Aim of the exercise
Every record below, from first to last: print it exactly as shown.

Entries supplied
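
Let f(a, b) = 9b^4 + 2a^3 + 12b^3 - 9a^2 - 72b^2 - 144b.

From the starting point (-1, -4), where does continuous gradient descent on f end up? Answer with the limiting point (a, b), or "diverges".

f is separable, so gradient descent decouples: a follows -∂f/∂a, b follows -∂f/∂b.
∂f/∂a = 6a(a - 3); at a=-1 this is 24, so a decreases.
∂f/∂b = 36(b - 2)(b + 1)(b + 2); at b=-4 this is -1296, so b increases.
The a-coordinate has no critical point in that direction and runs off to infinity.

diverges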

Expected output
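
Let f(a, b) = 9b^4 + 2a^3 + 12b^3 - 9a^2 - 72b^2 - 144b.

From the starting point (-1, -4), where does continuous gradient descent on f end up? Answer with the limiting point (a, b), or "diverges".

f is separable, so gradient descent decouples: a follows -∂f/∂a, b follows -∂f/∂b.
∂f/∂a = 6a(a - 3); at a=-1 this is 24, so a decreases.
∂f/∂b = 36(b - 2)(b + 1)(b + 2); at b=-4 this is -1296, so b increases.
The a-coordinate has no critical point in that direction and runs off to infinity.

diverges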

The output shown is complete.